Task to complete:
Go over each line of the entries below, count those with "scene", and give only the count.

Listed entries:
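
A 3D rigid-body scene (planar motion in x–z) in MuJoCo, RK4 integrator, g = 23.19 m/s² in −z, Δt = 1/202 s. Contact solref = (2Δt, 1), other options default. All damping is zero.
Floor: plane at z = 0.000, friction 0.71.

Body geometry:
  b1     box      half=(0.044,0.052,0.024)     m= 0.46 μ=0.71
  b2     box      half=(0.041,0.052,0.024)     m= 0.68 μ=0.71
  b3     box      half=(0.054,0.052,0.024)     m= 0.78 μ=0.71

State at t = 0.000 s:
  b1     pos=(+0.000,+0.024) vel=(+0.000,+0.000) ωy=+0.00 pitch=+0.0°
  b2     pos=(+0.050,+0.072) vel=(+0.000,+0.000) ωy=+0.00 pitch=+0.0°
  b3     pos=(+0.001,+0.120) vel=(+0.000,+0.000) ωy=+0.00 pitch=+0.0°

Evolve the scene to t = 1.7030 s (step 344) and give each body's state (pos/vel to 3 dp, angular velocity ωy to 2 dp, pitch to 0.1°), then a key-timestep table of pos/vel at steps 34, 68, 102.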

Task solution:
2